### Records
───

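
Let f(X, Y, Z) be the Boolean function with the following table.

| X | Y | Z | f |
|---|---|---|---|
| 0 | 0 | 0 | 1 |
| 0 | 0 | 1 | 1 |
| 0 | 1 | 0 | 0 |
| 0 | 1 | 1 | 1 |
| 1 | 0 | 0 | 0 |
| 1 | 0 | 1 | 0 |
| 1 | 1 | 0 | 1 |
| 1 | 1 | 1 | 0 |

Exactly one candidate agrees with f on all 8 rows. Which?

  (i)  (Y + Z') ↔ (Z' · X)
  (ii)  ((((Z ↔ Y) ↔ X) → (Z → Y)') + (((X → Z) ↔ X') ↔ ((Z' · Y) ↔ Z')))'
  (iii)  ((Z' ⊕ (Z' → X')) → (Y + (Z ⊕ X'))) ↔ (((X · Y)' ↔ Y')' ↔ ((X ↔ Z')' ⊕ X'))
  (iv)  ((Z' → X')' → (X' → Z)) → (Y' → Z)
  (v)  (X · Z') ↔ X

iii

(i): at (0,0,0) it gives 0, but f = 1 — eliminated.
(ii): at (0,0,0) it gives 0, but f = 1 — eliminated.
(iv): at (0,0,0) it gives 0, but f = 1 — eliminated.
(v): at (0,1,0) it gives 1, but f = 0 — eliminated.
(iii) is the remaining candidate, and it agrees with f on all 8 inputs.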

───

### What this task involves
Please return the data above in full, without altering a single line.

### Result of this task
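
Let f(X, Y, Z) be the Boolean function with the following table.

| X | Y | Z | f |
|---|---|---|---|
| 0 | 0 | 0 | 1 |
| 0 | 0 | 1 | 1 |
| 0 | 1 | 0 | 0 |
| 0 | 1 | 1 | 1 |
| 1 | 0 | 0 | 0 |
| 1 | 0 | 1 | 0 |
| 1 | 1 | 0 | 1 |
| 1 | 1 | 1 | 0 |

Exactly one candidate agrees with f on all 8 rows. Which?

  (i)  (Y + Z') ↔ (Z' · X)
  (ii)  ((((Z ↔ Y) ↔ X) → (Z → Y)') + (((X → Z) ↔ X') ↔ ((Z' · Y) ↔ Z')))'
  (iii)  ((Z' ⊕ (Z' → X')) → (Y + (Z ⊕ X'))) ↔ (((X · Y)' ↔ Y')' ↔ ((X ↔ Z')' ⊕ X'))
  (iv)  ((Z' → X')' → (X' → Z)) → (Y' → Z)
  (v)  (X · Z') ↔ X

iii

(i): at (0,0,0) it gives 0, but f = 1 — eliminated.
(ii): at (0,0,0) it gives 0, but f = 1 — eliminated.
(iv): at (0,0,0) it gives 0, but f = 1 — eliminated.
(v): at (0,1,0) it gives 1, but f = 0 — eliminated.
(iii) is the remaining candidate, and it agrees with f on all 8 inputs.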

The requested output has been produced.